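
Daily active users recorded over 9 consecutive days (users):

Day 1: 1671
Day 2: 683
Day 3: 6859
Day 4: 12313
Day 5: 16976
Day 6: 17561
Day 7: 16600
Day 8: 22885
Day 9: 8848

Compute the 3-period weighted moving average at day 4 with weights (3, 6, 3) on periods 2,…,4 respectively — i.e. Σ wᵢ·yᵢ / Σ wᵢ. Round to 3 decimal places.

Weighted sum: 3·683 + 6·6859 + 3·12313 = 2049 + 41154 + 36939 = 80142
Weight total: 3 + 6 + 3 = 12
WMA = 80142 / 12 = 6678.500

6678.500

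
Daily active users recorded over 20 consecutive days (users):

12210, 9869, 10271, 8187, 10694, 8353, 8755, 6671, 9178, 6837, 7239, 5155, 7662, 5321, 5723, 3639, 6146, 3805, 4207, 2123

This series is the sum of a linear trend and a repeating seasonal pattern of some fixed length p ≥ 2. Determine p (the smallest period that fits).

4

First differences y_{t+1} − y_t: -2341, 402, -2084, 2507, -2341, 402, -2084, 2507, -2341, 402, …
The difference pattern repeats every 4 terms and not for any smaller step, so p = 4.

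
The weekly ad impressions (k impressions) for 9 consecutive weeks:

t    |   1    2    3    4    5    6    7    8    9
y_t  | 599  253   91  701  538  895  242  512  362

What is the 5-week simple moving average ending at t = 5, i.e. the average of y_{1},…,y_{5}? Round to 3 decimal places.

436.400

Sum of periods 1–5: 599 + 253 + 91 + 701 + 538 = 2182
Divide by 5: 2182 / 5 = 436.400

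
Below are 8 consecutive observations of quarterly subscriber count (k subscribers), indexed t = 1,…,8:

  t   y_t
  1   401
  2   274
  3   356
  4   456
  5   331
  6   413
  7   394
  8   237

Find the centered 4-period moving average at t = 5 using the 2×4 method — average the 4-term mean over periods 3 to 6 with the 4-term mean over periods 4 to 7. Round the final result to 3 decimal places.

393.750

Sum over 3–6: 356 + 456 + 331 + 413 = 1556
Sum over 4–7: 456 + 331 + 413 + 394 = 1594
CMA at t=5 = (1556 + 1594) / (2·4) = 3150 / 8 = 393.750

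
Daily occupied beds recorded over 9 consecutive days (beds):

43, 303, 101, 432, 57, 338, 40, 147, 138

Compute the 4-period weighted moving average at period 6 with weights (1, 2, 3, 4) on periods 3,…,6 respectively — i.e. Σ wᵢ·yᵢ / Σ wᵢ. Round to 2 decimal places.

248.80

Weighted sum: 1·101 + 2·432 + 3·57 + 4·338 = 101 + 864 + 171 + 1352 = 2488
Weight total: 1 + 2 + 3 + 4 = 10
WMA = 2488 / 10 = 248.80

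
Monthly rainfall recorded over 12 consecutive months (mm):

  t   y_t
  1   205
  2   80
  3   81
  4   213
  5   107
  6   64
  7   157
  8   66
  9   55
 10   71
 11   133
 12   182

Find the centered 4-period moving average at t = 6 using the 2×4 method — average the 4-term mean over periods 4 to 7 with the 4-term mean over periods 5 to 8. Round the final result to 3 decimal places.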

-.-.-

**ACTION ITEM**
Using only the data above, copy out the lines that include the word "active".

**RESPONSE**
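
Daily active users recorded over 9 consecutive days (users):
Daily active users recorded over 20 consecutive days (users):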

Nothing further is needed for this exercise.